**Dataset records:**

-------

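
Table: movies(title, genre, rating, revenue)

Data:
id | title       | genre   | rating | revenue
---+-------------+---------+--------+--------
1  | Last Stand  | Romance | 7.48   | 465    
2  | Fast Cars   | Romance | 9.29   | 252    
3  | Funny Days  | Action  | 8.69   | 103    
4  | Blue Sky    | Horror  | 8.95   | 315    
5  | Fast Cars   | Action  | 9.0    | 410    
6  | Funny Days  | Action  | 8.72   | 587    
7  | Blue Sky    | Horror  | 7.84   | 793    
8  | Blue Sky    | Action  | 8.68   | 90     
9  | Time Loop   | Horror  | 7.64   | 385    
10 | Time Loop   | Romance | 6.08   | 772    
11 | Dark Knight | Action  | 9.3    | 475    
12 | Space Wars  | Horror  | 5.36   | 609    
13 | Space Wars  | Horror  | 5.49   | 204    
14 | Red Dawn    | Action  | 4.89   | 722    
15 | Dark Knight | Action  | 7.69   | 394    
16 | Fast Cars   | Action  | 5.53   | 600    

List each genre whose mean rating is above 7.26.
SELECT genre, AVG(rating)
FROM movies
GROUP BY genre
HAVING AVG(rating) > 7.26

Result:
  Action: avg=7.81
  Romance: avg=7.62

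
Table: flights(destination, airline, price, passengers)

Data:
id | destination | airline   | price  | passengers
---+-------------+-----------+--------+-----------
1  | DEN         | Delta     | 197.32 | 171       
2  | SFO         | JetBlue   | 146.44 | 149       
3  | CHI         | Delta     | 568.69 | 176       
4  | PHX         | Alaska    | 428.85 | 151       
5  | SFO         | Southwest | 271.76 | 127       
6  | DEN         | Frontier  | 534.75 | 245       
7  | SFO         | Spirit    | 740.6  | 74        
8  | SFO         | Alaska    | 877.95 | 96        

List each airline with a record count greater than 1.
SELECT airline, COUNT(*) as cnt
FROM flights
GROUP BY airline
HAVING COUNT(*) > 1

Result:
  Alaska: 2
  Delta: 2

Note: HAVING filters groups after aggregation, WHERE filters rows before.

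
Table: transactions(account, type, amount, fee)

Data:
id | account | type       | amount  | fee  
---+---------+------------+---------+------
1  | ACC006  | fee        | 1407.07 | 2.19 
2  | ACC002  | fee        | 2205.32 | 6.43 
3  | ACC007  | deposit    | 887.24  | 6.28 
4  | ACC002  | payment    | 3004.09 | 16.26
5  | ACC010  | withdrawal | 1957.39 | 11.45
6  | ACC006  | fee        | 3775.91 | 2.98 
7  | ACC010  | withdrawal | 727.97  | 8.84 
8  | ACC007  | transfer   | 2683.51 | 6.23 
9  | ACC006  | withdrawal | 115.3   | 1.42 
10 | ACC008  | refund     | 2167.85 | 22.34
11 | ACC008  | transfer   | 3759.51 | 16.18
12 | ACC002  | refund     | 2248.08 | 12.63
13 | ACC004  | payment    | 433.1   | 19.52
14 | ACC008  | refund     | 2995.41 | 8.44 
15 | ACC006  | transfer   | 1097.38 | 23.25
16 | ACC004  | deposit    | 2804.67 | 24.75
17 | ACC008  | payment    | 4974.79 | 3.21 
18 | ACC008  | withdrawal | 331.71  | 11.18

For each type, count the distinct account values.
SELECT type, COUNT(DISTINCT account)
FROM transactions
GROUP BY type

Result:
  deposit: 2 distinct
  fee: 2 distinct
  payment: 3 distinct
  refund: 2 distinct
  transfer: 3 distinct
  withdrawal: 3 distinct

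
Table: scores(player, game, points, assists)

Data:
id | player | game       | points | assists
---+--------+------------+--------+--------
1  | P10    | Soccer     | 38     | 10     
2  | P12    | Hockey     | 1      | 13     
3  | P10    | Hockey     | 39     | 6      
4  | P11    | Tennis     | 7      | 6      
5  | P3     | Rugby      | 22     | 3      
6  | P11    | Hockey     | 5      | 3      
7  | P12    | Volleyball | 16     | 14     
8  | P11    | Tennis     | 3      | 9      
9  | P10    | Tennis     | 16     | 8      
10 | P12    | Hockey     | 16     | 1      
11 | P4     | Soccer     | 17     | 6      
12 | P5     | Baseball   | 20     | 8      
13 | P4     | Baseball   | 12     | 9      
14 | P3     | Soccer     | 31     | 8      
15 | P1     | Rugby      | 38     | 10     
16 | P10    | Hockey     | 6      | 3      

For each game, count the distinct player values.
SELECT game, COUNT(DISTINCT player)
FROM scores
GROUP BY game

Result:
  Baseball: 2 distinct
  Hockey: 3 distinct
  Rugby: 2 distinct
  Soccer: 3 distinct
  Tennis: 2 distinct
  Volleyball: 1 distinct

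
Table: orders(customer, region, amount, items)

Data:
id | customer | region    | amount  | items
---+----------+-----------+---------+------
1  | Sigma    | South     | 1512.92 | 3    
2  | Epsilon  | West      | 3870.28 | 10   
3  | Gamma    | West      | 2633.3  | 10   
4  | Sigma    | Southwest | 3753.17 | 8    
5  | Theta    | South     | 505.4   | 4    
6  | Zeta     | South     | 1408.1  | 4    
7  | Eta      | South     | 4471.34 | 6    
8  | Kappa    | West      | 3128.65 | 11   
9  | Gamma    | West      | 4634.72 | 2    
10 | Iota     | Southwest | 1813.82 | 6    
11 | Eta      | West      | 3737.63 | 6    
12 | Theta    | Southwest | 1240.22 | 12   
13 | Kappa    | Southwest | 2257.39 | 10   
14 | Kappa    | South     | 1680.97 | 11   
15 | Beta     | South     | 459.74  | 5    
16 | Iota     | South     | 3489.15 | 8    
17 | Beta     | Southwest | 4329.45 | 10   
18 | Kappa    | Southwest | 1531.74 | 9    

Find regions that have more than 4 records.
SELECT region, COUNT(*) as cnt
FROM orders
GROUP BY region
HAVING COUNT(*) > 4

Result:
  South: 7
  Southwest: 6
  West: 5

Note: HAVING filters groups after aggregation, WHERE filters rows before.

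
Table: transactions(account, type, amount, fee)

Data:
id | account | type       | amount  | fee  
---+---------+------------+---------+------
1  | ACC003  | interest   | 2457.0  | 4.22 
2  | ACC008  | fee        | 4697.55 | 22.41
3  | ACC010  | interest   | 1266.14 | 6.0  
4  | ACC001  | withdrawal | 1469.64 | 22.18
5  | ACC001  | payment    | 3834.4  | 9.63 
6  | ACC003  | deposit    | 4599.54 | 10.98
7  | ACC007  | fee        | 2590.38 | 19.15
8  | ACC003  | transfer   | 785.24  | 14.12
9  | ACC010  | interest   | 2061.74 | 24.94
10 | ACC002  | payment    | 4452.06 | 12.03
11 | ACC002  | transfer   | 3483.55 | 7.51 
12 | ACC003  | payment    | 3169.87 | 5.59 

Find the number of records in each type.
SELECT type, COUNT(*) as count
FROM transactions
GROUP BY type

Result:
  deposit: 1
  fee: 2
  interest: 3
  payment: 3
  transfer: 2
  withdrawal: 1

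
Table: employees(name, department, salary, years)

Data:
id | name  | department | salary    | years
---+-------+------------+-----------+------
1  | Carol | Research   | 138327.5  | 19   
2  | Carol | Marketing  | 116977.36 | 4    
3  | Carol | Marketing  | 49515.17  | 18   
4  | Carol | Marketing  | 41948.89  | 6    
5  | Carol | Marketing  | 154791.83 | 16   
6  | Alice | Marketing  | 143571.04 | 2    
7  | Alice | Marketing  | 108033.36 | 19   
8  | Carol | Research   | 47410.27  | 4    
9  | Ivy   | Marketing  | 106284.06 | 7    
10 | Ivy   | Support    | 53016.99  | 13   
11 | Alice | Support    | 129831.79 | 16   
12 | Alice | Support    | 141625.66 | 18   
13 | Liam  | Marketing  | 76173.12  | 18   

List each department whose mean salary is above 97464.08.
SELECT department, AVG(salary)
FROM employees
GROUP BY department
HAVING AVG(salary) > 97464.08

Result:
  Marketing: avg=99661.85
  Support: avg=108158.15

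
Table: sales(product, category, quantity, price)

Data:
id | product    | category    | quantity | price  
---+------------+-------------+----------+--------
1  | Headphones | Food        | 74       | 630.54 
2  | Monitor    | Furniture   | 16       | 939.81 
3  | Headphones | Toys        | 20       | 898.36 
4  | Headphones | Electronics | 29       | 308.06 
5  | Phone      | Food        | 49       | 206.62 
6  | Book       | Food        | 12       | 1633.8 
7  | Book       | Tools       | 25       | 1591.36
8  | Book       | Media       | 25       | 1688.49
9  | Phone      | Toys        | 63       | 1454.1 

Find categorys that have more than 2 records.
SELECT category, COUNT(*) as cnt
FROM sales
GROUP BY category
HAVING COUNT(*) > 2

Result:
  Food: 3

Note: HAVING filters groups after aggregation, WHERE filters rows before.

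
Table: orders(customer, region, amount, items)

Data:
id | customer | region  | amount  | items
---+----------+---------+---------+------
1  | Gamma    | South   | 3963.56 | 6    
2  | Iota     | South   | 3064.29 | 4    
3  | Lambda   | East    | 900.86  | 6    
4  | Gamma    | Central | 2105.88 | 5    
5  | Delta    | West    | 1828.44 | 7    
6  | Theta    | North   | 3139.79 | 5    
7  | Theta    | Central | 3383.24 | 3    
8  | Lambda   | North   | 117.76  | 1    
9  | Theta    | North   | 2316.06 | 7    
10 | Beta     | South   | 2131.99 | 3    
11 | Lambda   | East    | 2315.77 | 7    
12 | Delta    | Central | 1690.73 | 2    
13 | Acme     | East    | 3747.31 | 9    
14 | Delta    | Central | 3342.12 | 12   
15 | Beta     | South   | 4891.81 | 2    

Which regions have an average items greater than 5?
SELECT region, AVG(items)
FROM orders
GROUP BY region
HAVING AVG(items) > 5

Result:
  Central: avg=5.50
  East: avg=7.33
  West: avg=7.00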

-------

**Brief:** The line containing "16 | Fast Cars" marks the end. Please print exactly every line from the top of the data to it, both included, and nothing more.

**Answer box:**
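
Table: movies(title, genre, rating, revenue)

Data:
id | title       | genre   | rating | revenue
---+-------------+---------+--------+--------
1  | Last Stand  | Romance | 7.48   | 465    
2  | Fast Cars   | Romance | 9.29   | 252    
3  | Funny Days  | Action  | 8.69   | 103    
4  | Blue Sky    | Horror  | 8.95   | 315    
5  | Fast Cars   | Action  | 9.0    | 410    
6  | Funny Days  | Action  | 8.72   | 587    
7  | Blue Sky    | Horror  | 7.84   | 793    
8  | Blue Sky    | Action  | 8.68   | 90     
9  | Time Loop   | Horror  | 7.64   | 385    
10 | Time Loop   | Romance | 6.08   | 772    
11 | Dark Knight | Action  | 9.3    | 475    
12 | Space Wars  | Horror  | 5.36   | 609    
13 | Space Wars  | Horror  | 5.49   | 204    
14 | Red Dawn    | Action  | 4.89   | 722    
15 | Dark Knight | Action  | 7.69   | 394    
16 | Fast Cars   | Action  | 5.53   | 600    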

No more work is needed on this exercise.